[AVAILABLE DATA Boundary: Start]

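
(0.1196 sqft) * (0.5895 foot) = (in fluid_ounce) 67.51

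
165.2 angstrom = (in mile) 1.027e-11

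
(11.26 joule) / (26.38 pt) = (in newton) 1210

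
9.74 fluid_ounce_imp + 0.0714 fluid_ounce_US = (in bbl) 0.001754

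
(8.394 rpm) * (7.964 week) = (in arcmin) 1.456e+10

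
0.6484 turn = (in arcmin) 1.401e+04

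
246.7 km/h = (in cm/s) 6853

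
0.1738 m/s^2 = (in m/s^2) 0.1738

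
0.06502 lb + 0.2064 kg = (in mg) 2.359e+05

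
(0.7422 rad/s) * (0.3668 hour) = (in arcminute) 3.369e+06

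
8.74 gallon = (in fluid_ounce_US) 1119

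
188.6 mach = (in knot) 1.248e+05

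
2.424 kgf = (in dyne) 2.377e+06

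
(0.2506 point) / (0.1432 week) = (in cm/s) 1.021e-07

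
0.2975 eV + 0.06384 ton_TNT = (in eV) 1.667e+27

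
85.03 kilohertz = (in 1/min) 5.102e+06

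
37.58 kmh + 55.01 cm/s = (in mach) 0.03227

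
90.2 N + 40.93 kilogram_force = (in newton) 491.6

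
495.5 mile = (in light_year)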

[AVAILABLE DATA Boundary: End]
[AVAILABLE DATA Boundary: Start]

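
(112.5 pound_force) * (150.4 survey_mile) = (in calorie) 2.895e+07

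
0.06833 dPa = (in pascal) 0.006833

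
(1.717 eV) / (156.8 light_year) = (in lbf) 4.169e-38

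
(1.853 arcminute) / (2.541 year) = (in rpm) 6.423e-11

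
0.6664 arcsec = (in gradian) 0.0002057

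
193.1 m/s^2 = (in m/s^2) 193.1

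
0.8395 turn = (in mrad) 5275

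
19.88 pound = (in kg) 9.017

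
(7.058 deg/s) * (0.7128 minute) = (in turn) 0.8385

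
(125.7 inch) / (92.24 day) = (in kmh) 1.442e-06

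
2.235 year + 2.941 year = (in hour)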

[AVAILABLE DATA Boundary: End]

> [WORK REQUEST]: Wherever the line holding "37.58 kmh + 55.01 cm/s = (in mach) 0.03227" falls in the entries above, copy exactly from it through the line holding "495.5 mile = (in light_year)", inclusive, and add nothing.

> [ANSWER TO THE EXERCISE]:
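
37.58 kmh + 55.01 cm/s = (in mach) 0.03227

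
90.2 N + 40.93 kilogram_force = (in newton) 491.6

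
495.5 mile = (in light_year)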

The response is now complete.